━━ Exercise data
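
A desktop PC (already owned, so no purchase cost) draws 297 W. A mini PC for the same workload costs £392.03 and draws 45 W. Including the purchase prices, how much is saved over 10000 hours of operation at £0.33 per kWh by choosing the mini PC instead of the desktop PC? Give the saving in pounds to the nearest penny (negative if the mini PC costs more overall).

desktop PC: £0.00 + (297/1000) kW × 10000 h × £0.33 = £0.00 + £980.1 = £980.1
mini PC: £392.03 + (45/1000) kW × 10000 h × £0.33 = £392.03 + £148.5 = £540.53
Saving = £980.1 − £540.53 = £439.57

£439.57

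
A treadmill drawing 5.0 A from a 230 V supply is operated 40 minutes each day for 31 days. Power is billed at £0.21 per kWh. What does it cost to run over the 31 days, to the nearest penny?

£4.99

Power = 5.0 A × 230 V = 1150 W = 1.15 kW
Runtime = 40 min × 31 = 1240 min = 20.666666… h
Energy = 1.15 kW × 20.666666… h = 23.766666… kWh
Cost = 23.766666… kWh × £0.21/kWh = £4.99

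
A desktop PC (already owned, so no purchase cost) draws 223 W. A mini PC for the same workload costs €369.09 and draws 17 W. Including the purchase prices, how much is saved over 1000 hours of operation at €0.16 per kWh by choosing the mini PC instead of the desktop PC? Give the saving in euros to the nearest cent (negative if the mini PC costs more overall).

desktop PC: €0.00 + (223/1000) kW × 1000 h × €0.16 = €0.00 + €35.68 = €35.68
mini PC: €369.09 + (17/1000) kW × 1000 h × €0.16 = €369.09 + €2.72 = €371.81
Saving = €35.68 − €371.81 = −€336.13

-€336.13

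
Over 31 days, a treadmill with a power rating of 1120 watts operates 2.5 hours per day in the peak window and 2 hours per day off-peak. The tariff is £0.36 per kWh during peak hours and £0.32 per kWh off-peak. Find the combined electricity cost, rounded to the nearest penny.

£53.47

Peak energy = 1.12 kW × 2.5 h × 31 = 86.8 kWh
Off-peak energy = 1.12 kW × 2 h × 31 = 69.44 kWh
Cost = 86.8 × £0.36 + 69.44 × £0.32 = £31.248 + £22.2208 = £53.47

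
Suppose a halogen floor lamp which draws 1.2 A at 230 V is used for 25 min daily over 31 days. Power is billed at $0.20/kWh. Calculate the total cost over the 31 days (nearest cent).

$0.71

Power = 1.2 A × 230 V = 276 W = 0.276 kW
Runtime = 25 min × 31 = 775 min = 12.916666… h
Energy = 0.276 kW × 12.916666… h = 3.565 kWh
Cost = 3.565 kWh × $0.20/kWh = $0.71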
━━━━
■ Exercise objective: Nothing but the lines from the one containing "Over 31 days, a" through the final line of the listing above belongs in the answer; set them down exactly.

■ Solution for this exercise:
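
Over 31 days, a treadmill with a power rating of 1120 watts operates 2.5 hours per day in the peak window and 2 hours per day off-peak. The tariff is £0.36 per kWh during peak hours and £0.32 per kWh off-peak. Find the combined electricity cost, rounded to the nearest penny.

£53.47

Peak energy = 1.12 kW × 2.5 h × 31 = 86.8 kWh
Off-peak energy = 1.12 kW × 2 h × 31 = 69.44 kWh
Cost = 86.8 × £0.36 + 69.44 × £0.32 = £31.248 + £22.2208 = £53.47

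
Suppose a halogen floor lamp which draws 1.2 A at 230 V is used for 25 min daily over 31 days. Power is billed at $0.20/kWh. Calculate the total cost over the 31 days (nearest cent).

$0.71

Power = 1.2 A × 230 V = 276 W = 0.276 kW
Runtime = 25 min × 31 = 775 min = 12.916666… h
Energy = 0.276 kW × 12.916666… h = 3.565 kWh
Cost = 3.565 kWh × $0.20/kWh = $0.71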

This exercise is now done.